What this task involves
Only one stretch of the listing below is wanted. Give it again exactly, from the line with "A radiative-forcing calculation" through the line with "For a solar-resource".
····················
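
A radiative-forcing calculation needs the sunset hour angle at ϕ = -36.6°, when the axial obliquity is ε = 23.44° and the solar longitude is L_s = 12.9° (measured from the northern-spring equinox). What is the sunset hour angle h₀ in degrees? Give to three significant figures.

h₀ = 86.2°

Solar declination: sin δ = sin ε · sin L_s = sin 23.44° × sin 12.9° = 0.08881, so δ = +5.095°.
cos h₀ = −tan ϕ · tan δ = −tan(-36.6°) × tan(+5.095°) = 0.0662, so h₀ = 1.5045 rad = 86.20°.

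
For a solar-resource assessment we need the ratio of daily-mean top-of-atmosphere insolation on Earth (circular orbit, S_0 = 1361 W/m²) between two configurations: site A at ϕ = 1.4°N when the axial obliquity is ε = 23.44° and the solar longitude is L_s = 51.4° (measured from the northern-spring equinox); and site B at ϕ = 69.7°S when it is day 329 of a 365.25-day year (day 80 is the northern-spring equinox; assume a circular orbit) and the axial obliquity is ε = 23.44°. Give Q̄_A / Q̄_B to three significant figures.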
····················
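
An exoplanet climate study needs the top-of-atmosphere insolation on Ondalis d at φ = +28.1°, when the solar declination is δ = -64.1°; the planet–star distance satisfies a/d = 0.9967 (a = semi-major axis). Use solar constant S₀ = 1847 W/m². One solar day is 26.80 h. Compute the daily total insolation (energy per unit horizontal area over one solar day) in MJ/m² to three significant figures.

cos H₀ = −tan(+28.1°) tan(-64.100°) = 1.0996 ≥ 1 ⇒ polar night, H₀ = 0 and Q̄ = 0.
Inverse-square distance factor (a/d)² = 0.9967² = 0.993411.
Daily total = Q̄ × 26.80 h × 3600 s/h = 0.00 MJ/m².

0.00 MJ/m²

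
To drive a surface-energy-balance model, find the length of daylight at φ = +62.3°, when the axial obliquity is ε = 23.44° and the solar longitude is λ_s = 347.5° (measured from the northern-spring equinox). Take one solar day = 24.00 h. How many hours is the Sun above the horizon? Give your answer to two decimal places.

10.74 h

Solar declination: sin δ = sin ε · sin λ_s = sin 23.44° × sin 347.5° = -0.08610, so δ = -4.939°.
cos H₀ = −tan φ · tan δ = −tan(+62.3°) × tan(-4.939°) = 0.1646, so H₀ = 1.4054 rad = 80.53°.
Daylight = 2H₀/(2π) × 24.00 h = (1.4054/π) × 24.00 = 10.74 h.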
····················
Response to the exercise
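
A radiative-forcing calculation needs the sunset hour angle at ϕ = -36.6°, when the axial obliquity is ε = 23.44° and the solar longitude is L_s = 12.9° (measured from the northern-spring equinox). What is the sunset hour angle h₀ in degrees? Give to three significant figures.

h₀ = 86.2°

Solar declination: sin δ = sin ε · sin L_s = sin 23.44° × sin 12.9° = 0.08881, so δ = +5.095°.
cos h₀ = −tan ϕ · tan δ = −tan(-36.6°) × tan(+5.095°) = 0.0662, so h₀ = 1.5045 rad = 86.20°.

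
For a solar-resource assessment we need the ratio of daily-mean top-of-atmosphere insolation on Earth (circular orbit, S_0 = 1361 W/m²) between two configurations: site A at ϕ = 1.4°N when the axial obliquity is ε = 23.44° and the solar longitude is L_s = 51.4° (measured from the northern-spring equinox); and site B at ϕ = 69.7°S when it is day 329 of a 365.25-day year (day 80 is the northern-spring equinox; assume a circular orbit) and the axial obliquity is ε = 23.44°. Give Q̄_A / Q̄_B to three significant figures.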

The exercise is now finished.